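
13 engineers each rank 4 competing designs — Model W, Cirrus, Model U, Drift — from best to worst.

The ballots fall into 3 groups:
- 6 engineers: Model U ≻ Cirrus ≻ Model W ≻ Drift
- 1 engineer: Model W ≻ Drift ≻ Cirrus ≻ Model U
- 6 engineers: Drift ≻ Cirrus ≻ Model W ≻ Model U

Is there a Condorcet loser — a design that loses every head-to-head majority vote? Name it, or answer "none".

Pairwise majorities:
Model W vs Cirrus: Cirrus wins 12–1.
Model W vs Model U: Model W wins 7–6.
Model W vs Drift: 7 to 6, Model W.
Cirrus vs Model U: 7 to 6, Cirrus.
Cirrus vs Drift: 6 for Cirrus, 7 for Drift — Drift by 7–6.
Model U vs Drift: Model U is ranked higher on 6 ballots, Drift on 7. Drift wins 7–6.
Only Model U has no wins; Model U is the Condorcet loser.

Model U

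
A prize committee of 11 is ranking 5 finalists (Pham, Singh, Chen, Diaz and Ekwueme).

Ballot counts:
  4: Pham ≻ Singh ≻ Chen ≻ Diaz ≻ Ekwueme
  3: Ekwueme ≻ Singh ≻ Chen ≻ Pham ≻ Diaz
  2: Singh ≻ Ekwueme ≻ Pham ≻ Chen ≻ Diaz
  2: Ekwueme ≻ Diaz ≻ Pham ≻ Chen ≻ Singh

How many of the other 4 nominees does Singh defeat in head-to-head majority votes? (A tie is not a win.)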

============================================================

→ Problem description: Print each entry above exactly as given.

→ Exercise response:
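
13 engineers each rank 4 competing designs — Model W, Cirrus, Model U, Drift — from best to worst.

The ballots fall into 3 groups:
- 6 engineers: Model U ≻ Cirrus ≻ Model W ≻ Drift
- 1 engineer: Model W ≻ Drift ≻ Cirrus ≻ Model U
- 6 engineers: Drift ≻ Cirrus ≻ Model W ≻ Model U

Is there a Condorcet loser — a design that loses every head-to-head majority vote? Name it, or answer "none".

Pairwise majorities:
Model W vs Cirrus: Cirrus wins 12–1.
Model W vs Model U: Model W wins 7–6.
Model W vs Drift: 7 to 6, Model W.
Cirrus vs Model U: 7 to 6, Cirrus.
Cirrus vs Drift: 6 for Cirrus, 7 for Drift — Drift by 7–6.
Model U vs Drift: Model U is ranked higher on 6 ballots, Drift on 7. Drift wins 7–6.
Only Model U has no wins; Model U is the Condorcet loser.

Model U

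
A prize committee of 11 is ranking 5 finalists (Pham, Singh, Chen, Diaz and Ekwueme).

Ballot counts:
  4: Pham ≻ Singh ≻ Chen ≻ Diaz ≻ Ekwueme
  3: Ekwueme ≻ Singh ≻ Chen ≻ Pham ≻ Diaz
  2: Singh ≻ Ekwueme ≻ Pham ≻ Chen ≻ Diaz
  2: Ekwueme ≻ Diaz ≻ Pham ≻ Chen ≻ Singh

How many of the other 4 nominees does Singh defeat in head-to-head majority votes? (A tie is not a win.)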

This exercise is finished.